Dataset entries:
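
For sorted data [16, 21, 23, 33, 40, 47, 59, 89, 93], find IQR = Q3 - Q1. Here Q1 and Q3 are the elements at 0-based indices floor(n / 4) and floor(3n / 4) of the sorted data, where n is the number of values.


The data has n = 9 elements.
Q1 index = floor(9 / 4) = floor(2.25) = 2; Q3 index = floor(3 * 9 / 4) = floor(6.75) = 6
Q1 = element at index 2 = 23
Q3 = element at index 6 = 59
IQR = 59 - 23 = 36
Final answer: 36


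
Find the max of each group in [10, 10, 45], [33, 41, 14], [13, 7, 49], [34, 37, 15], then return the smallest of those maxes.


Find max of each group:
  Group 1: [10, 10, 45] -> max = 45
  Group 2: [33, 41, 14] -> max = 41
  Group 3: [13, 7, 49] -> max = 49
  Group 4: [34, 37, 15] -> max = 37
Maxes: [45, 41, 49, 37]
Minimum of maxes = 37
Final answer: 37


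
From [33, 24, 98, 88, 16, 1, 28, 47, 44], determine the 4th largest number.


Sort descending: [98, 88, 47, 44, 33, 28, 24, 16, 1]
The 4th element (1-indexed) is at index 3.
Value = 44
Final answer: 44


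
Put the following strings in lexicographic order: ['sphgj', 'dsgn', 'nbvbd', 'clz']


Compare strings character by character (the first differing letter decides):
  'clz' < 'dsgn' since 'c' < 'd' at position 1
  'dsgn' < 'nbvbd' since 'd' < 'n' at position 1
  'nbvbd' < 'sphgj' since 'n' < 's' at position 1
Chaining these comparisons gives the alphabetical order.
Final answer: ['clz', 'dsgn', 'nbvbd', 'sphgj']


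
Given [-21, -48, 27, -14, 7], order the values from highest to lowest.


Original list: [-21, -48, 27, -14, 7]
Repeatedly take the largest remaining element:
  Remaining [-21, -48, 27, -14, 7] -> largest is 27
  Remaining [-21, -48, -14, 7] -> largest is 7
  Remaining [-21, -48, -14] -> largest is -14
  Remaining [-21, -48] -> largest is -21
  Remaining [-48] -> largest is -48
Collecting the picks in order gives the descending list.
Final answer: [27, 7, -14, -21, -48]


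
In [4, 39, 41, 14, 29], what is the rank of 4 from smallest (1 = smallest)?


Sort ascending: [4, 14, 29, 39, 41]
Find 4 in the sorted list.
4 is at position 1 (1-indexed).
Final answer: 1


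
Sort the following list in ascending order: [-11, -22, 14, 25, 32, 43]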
* * *
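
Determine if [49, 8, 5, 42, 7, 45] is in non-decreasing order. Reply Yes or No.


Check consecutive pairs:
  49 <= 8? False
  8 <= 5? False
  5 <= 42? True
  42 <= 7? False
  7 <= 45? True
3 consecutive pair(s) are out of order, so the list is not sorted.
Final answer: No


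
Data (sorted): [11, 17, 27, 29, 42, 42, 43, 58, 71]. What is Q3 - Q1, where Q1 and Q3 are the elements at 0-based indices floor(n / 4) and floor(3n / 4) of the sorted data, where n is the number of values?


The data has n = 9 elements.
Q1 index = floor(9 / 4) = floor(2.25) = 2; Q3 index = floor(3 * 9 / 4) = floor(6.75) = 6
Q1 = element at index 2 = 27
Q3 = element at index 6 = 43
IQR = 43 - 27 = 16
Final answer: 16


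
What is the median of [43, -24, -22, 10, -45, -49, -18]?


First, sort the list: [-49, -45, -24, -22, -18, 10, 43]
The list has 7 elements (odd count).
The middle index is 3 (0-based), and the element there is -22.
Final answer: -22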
--
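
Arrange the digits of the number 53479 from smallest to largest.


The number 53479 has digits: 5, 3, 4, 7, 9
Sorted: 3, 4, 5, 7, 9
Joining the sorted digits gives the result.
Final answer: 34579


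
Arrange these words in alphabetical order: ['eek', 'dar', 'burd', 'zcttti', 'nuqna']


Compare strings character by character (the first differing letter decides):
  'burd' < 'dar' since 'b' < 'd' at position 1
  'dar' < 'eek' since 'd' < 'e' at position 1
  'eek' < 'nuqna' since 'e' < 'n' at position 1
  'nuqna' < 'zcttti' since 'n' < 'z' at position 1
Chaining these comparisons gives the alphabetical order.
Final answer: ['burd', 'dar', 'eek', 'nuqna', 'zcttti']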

== TASK TO COMPLETE ==
Give the exact lines, and only those, from the line containing "Given [-21, -48, 27, -14, 7], order" through the line containing "Sort the following" in the entries above.

== ANSWER SPACE ==
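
Given [-21, -48, 27, -14, 7], order the values from highest to lowest.


Original list: [-21, -48, 27, -14, 7]
Repeatedly take the largest remaining element:
  Remaining [-21, -48, 27, -14, 7] -> largest is 27
  Remaining [-21, -48, -14, 7] -> largest is 7
  Remaining [-21, -48, -14] -> largest is -14
  Remaining [-21, -48] -> largest is -21
  Remaining [-48] -> largest is -48
Collecting the picks in order gives the descending list.
Final answer: [27, 7, -14, -21, -48]


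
In [4, 39, 41, 14, 29], what is the rank of 4 from smallest (1 = smallest)?


Sort ascending: [4, 14, 29, 39, 41]
Find 4 in the sorted list.
4 is at position 1 (1-indexed).
Final answer: 1


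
Sort the following list in ascending order: [-11, -22, 14, 25, 32, 43]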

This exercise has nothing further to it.